● Task item: Where in the listing does the word "emitted" appear? Report each line that holds it.
──────────
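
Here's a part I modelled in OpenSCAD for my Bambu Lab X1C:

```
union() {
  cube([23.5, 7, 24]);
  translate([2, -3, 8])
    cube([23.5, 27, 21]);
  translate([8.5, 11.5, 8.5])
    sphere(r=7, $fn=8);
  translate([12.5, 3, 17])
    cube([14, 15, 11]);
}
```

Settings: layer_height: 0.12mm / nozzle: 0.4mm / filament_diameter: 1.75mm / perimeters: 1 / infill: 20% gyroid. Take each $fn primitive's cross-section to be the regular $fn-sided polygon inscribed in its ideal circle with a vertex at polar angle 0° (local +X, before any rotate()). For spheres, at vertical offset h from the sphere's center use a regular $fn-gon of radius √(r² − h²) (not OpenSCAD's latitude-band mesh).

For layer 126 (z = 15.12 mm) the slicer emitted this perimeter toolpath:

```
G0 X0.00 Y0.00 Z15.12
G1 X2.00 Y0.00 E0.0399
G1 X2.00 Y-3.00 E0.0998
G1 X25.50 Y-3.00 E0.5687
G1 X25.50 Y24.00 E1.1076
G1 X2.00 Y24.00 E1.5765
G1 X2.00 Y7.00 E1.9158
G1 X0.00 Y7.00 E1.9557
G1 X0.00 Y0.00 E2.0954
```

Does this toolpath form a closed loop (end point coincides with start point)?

Start point (G0): (0.00, 0.00). End point (last G1): the path returns to the start — closed.

yes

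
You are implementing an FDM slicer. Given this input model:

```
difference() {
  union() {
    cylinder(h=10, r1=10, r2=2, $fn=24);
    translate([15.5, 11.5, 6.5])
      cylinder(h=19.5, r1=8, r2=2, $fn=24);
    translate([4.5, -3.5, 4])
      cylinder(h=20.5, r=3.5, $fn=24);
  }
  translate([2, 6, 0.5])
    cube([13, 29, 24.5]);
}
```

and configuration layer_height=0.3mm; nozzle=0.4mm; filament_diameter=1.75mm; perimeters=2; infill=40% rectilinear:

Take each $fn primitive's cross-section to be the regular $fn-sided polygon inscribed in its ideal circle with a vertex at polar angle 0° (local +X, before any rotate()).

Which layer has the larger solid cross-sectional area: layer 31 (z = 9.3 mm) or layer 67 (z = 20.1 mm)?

Layer 31 (z = 9.3): the cone (r1=10→r2=2) has section circumradius 2.560 here — a regular 24-gon (area = (24/2)·2.560²·sin(360°/24) = 20.35 mm²); the cone at (15.5, 11.5) contributes a regular 24-gon of circumradius 7.138 (interpolated between r1=8 and r2=2 at t=0.144) (area = (24/2)·7.138²·sin(360°/24) = 158.27 mm²); the cylinder at (4.5, -3.5): section is a regular 24-gon, circumradius r=3.5 (area = (24/2)·3.500²·sin(360°/24) = 38.05 mm²); Taking the union: the regions partially overlap — summed areas 216.67 mm² minus the doubly-counted overlap 0.42 mm² gives 216.25 mm² — area = 216.25 mm²; the cube at (2, 6) (footprint 13×29) is included at this height (area 377.00 mm²); Taking the first minus the rest: starting from that combined region (216.25 mm²), the 13×29 cube at (2, 6) partially overlaps it — only the 67.94 mm² overlap (of its 377.00 mm²) is removed, clipping the outline — area = 148.31 mm². So its area = 148.31 mm². Layer 67 (z = 20.1): the cone is not intersected at this z (z outside [0, 10]); the cone at (15.5, 11.5) (r1=8→r2=2) has section circumradius 3.815 here — a regular 24-gon (area = (24/2)·3.815²·sin(360°/24) = 45.21 mm²); the cylinder at (4.5, -3.5): section is a regular 24-gon, circumradius r=3.5 (area = (24/2)·3.500²·sin(360°/24) = 38.05 mm²); Combining (union): the 2 present regions are separate (no shared area or edge), so areas and boundary lengths simply add and each stays a separate island — area = 83.26 mm²; the cube at (2, 6) is present — its section is the full 13×29 rectangle (area 377.00 mm²); After the difference (first − rest): starting from that combined region (83.26 mm²), the 13×29 cube at (2, 6) partially overlaps it — only the 18.82 mm² overlap (of its 377.00 mm²) is removed, clipping the outline — area = 64.43 mm². So its area = 64.43 mm². Layer 31 is larger (148.31 vs 64.43 mm²).

layer 31 (z = 9.3 mm)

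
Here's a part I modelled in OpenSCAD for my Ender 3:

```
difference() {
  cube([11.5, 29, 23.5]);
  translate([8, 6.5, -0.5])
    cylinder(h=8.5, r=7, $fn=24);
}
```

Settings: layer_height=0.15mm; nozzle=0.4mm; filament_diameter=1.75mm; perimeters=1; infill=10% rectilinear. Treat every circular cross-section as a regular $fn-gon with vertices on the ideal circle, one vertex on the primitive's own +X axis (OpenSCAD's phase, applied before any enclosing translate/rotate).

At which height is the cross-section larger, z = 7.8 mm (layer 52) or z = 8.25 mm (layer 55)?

Layer 52 (z = 7.8): the cube is present — its section is the full 11.5×29 rectangle (area 333.50 mm²); the r=7 cylinder at (8, 6.5) gives a regular 24-gon of circumradius 7 (constant along its height) (area = (24/2)·7.000²·sin(360°/24) = 152.19 mm²); Taking the first minus the rest: starting from the 11.5×29 cube (333.50 mm²), the r=7 cylinder at (8, 6.5) partially overlaps it — only the 121.13 mm² overlap (of its 152.19 mm²) is removed, clipping the outline — area = 212.37 mm². So its area = 212.37 mm². Layer 55 (z = 8.25): the 11.5×29 cube contributes its full rectangle (area 333.50 mm²); the cylinder at (8, 6.5) does not reach this height (z outside [-0.5, 8]); After the difference (first − rest): none of the subtracted shapes is present at this height, so the 11.5×29 cube is unchanged — area = 333.50 mm². So its area = 333.50 mm². Layer 55 is larger (333.50 vs 212.37 mm²).

layer 55 (z = 8.25 mm)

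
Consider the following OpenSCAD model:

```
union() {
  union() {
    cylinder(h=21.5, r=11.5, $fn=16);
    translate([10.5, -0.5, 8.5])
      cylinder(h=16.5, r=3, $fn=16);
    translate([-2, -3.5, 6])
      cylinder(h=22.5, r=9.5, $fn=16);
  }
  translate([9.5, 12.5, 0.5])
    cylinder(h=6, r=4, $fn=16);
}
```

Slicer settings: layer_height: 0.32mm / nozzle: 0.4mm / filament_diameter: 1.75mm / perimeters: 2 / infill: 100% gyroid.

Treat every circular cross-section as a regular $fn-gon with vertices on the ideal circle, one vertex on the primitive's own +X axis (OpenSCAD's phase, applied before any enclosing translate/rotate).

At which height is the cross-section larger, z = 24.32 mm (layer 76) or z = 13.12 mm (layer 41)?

layer 41 (z = 13.12 mm)

Layer 76 (z = 24.32): the cylinder does not reach this height (z outside [0, 21.5]); the r=3 cylinder at (10.5, -0.5) gives a regular 16-gon of circumradius 3 (constant along its height) (area = (16/2)·3.000²·sin(360°/16) = 27.55 mm²); the r=9.5 cylinder at (-2, -3.5) contributes a regular 16-gon of circumradius 9.5 (area = (16/2)·9.500²·sin(360°/16) = 276.30 mm²); Taking the union: the 2 present regions are separate (no shared area or edge), so areas and boundary lengths simply add and each stays a separate island — area = 303.85 mm²; the cylinder at (9.5, 12.5) is absent (z outside [0.5, 6.5]); Combining (union): only the result so far is present, so the union is just that shape — area = 303.85 mm². So its area = 303.85 mm². Layer 41 (z = 13.12): the r=11.5 cylinder contributes a regular 16-gon of circumradius 11.5 (area = (16/2)·11.500²·sin(360°/16) = 404.88 mm²); the cylinder at (10.5, -0.5): section is a regular 16-gon, circumradius r=3 (area = (16/2)·3.000²·sin(360°/16) = 27.55 mm²); the r=9.5 cylinder at (-2, -3.5) gives a regular 16-gon of circumradius 9.5 (constant along its height) (area = (16/2)·9.500²·sin(360°/16) = 276.30 mm²); Merging all regions: the regions partially overlap — summed areas 708.73 mm² minus the doubly-counted overlap 265.00 mm² gives 443.73 mm² — area = 443.73 mm²; the cylinder at (9.5, 12.5) is not intersected at this z (z outside [0.5, 6.5]); Merging all regions: only the result so far is present, so the union is just that shape — area = 443.73 mm². So its area = 443.73 mm². Layer 41 is larger (443.73 vs 303.85 mm²).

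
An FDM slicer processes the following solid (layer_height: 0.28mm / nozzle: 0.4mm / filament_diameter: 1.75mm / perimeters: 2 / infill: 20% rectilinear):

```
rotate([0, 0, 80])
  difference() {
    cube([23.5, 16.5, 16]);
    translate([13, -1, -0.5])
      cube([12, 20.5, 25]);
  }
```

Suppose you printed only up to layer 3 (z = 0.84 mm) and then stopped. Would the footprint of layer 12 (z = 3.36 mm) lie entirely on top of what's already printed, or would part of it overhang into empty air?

Compare the two slices. At z = 0.84: the cube is present — its section is the full 23.5×16.5 rectangle (area 387.75 mm²); the cube at (13, -1) is present — its section is the full 12×20.5 rectangle (area 246.00 mm²); After the difference (first − rest): starting from the 23.5×16.5 cube (387.75 mm²), the 12×20.5 cube at (13, -1) partially overlaps it — only the 173.25 mm² overlap (of its 246.00 mm²) is removed, clipping the outline — area = 214.50 mm²; (whole slice rotated 80° about Z — lengths, areas and connectivity unchanged). At z = 3.36: the 23.5×16.5 cube contributes its full rectangle (area 387.75 mm²); the 12×20.5 cube at (13, -1) contributes its full rectangle (area 246.00 mm²); Taking the first minus the rest: starting from the 23.5×16.5 cube (387.75 mm²), the 12×20.5 cube at (13, -1) partially overlaps it — only the 173.25 mm² overlap (of its 246.00 mm²) is removed, clipping the outline — area = 214.50 mm²; (whole slice rotated 80° about Z — lengths, areas and connectivity unchanged). Checking containment: the cross-section at z = 3.36 is a subset of the cross-section at z = 0.84.

entirely on top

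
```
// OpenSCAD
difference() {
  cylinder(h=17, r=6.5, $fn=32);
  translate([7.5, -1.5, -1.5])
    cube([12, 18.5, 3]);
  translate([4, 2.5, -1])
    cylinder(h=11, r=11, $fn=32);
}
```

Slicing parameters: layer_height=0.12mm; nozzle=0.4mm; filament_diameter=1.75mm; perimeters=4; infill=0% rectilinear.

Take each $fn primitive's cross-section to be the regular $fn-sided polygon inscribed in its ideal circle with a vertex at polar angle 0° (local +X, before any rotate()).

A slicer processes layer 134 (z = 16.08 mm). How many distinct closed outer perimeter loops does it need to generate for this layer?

1

At z = 16.08 mm: the cylinder: section is a regular 32-gon, circumradius r=6.5; the cube at (7.5, -1.5) is absent (z outside [-1.5, 1.5]); the cylinder at (4, 2.5) is absent (z outside [-1, 10]); Taking the first minus the rest: none of the subtracted shapes is present at this height, so the r=6.5 cylinder is unchanged — 1 connected region. The result has 1 disconnected region.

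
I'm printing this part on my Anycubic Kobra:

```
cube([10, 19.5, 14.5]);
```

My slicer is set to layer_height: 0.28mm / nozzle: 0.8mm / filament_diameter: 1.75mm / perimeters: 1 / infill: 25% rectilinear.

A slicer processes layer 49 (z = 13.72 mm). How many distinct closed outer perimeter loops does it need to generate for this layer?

1

At z = 13.72 mm: the 10×19.5 cube contributes its full rectangle. The result has 1 disconnected region.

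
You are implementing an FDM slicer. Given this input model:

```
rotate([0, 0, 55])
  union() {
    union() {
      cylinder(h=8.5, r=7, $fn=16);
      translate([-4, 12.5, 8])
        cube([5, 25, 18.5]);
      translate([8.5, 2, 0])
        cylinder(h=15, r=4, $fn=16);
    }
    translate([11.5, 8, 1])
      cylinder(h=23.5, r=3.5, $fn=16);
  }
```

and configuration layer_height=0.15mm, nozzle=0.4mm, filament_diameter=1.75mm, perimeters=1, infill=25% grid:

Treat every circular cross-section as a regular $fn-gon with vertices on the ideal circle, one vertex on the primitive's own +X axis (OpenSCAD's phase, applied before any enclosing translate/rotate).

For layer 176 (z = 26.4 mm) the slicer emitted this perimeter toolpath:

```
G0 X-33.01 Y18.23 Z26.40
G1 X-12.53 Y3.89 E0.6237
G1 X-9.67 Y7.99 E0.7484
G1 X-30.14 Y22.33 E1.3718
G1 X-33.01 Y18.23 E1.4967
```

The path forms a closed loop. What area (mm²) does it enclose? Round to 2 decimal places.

125.03 mm²

Apply the shoelace formula to the sequence of (X, Y) vertices; enclosed area = 125.03 mm².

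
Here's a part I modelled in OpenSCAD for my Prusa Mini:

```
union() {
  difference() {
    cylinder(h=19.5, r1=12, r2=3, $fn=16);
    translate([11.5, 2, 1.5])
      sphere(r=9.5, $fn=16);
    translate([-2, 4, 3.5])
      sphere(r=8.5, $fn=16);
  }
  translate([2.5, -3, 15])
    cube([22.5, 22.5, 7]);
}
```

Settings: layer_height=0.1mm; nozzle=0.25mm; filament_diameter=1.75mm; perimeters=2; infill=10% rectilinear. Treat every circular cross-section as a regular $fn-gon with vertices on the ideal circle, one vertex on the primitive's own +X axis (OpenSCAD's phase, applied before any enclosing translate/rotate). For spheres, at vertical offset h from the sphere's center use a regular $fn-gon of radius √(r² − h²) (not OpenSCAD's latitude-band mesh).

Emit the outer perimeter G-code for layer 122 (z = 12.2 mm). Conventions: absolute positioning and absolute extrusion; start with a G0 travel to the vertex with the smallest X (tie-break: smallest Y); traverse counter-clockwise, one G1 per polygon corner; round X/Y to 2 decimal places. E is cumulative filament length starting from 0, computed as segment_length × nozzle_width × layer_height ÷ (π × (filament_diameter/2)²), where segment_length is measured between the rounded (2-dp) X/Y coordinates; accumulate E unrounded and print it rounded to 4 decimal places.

At z = 12.2 mm: the cone contributes a regular 16-gon of circumradius 6.369 (interpolated between r1=12 and r2=3 at t=0.626); the sphere at (11.5, 2) is absent (|z−center|=10.700 > r=9.5); the sphere at (-2, 4) is not intersected at this z (|z−center|=8.700 > r=8.5); Subtracting the remaining from the first: none of the subtracted shapes is present at this height, so the cone is unchanged — 1 connected region; the cube at (2.5, -3) does not reach this height (z outside [15, 22]); Taking the union: only that combined region is present, so the union is just that shape — 1 connected region. The outline is a single polygon with 16 vertices. Extrusion per mm of travel: 0.25 × 0.1 / (π × 0.875²) = 0.010394. Accumulating E over each segment gives final E = 0.4131.

G0 X-6.37 Y0.00 Z12.20
G1 X-5.88 Y-2.44 E0.0259
G1 X-4.50 Y-4.50 E0.0516
G1 X-2.44 Y-5.88 E0.0774
G1 X0.00 Y-6.37 E0.1033
G1 X2.44 Y-5.88 E0.1291
G1 X4.50 Y-4.50 E0.1549
G1 X5.88 Y-2.44 E0.1807
G1 X6.37 Y0.00 E0.2066
G1 X5.88 Y2.44 E0.2324
G1 X4.50 Y4.50 E0.2582
G1 X2.44 Y5.88 E0.2840
G1 X0.00 Y6.37 E0.3098
G1 X-2.44 Y5.88 E0.3357
G1 X-4.50 Y4.50 E0.3615
G1 X-5.88 Y2.44 E0.3872
G1 X-6.37 Y0.00 E0.4131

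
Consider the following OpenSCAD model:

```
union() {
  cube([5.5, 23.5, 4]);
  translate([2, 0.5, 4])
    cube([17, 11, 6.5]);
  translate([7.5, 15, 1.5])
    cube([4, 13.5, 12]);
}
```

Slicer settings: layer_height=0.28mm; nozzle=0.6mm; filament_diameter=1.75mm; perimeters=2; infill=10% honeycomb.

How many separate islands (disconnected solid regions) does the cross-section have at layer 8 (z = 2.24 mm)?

2

At z = 2.24 mm: the cube is present — its section is the full 5.5×23.5 rectangle; the cube at (2, 0.5) does not reach this height (z outside [4, 10.5]); the cube at (7.5, 15) (footprint 4×13.5) is included at this height; Taking the union: the 2 present regions are separate (no shared area or edge), so areas and boundary lengths simply add and each stays a separate island — 2 connected regions. Overall, the cross-section has 2 separate islands. Island count = 2.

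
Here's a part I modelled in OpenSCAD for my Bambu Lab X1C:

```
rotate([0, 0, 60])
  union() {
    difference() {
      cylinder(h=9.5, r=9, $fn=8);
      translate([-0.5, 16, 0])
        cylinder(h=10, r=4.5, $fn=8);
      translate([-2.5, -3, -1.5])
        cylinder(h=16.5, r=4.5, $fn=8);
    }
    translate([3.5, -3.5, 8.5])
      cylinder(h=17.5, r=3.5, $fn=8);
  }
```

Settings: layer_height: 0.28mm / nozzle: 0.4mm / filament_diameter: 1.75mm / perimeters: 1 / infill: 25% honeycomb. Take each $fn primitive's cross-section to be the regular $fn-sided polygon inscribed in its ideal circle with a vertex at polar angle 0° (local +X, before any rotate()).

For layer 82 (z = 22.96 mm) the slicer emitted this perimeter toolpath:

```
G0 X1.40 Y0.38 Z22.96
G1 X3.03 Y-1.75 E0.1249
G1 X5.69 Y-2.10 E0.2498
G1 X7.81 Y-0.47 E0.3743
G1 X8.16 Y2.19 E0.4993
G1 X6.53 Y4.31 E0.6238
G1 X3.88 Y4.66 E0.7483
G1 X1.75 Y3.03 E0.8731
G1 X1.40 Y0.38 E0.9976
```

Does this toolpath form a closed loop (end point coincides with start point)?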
──────────
● Solution to this exercise:
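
For layer 126 (z = 15.12 mm) the slicer emitted this perimeter toolpath:
For layer 176 (z = 26.4 mm) the slicer emitted this perimeter toolpath:
For layer 82 (z = 22.96 mm) the slicer emitted this perimeter toolpath: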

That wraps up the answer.